══ INFORMATION SHOWN

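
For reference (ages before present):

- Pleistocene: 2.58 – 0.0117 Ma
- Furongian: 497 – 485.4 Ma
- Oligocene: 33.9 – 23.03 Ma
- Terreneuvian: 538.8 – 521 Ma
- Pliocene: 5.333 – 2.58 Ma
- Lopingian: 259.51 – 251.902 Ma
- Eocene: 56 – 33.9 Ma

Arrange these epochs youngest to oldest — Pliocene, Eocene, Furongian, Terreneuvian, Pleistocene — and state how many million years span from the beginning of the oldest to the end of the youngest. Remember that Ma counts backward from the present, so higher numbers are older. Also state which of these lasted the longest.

Start ages (Ma): Terreneuvian 538.8, Furongian 497, Eocene 56, Pliocene 5.333, Pleistocene 2.58.
Ordered youngest to oldest: Pleistocene, Pliocene, Eocene, Furongian, Terreneuvian.
Span = 538.8 − 0.0117 = 538.7883 Myr.
Durations: Eocene 22.1, Pliocene 2.753, Terreneuvian 17.8, Furongian 11.6, Pleistocene 2.5683 → longest is Eocene (22.1 Myr).

Pleistocene → Pliocene → Eocene → Furongian → Terreneuvian; total span 538.7883 Myr; longest is Eocene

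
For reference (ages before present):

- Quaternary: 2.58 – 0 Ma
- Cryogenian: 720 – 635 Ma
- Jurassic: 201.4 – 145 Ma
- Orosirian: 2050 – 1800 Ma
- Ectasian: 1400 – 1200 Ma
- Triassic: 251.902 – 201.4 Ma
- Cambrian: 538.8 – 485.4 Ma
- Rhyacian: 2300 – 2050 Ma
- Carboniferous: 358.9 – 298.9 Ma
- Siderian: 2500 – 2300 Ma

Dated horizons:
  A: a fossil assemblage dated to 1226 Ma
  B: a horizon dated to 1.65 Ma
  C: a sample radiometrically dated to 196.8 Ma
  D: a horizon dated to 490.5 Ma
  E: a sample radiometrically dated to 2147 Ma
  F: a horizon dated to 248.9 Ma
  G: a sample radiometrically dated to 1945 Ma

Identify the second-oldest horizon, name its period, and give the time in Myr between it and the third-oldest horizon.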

════

_WHAT NEEDS TO BE DONE:_ Look over the entries above and tally the lines containing the string "radiometrically"; the answer is that total only.

_ANSWER TO THIS TASK:_ 3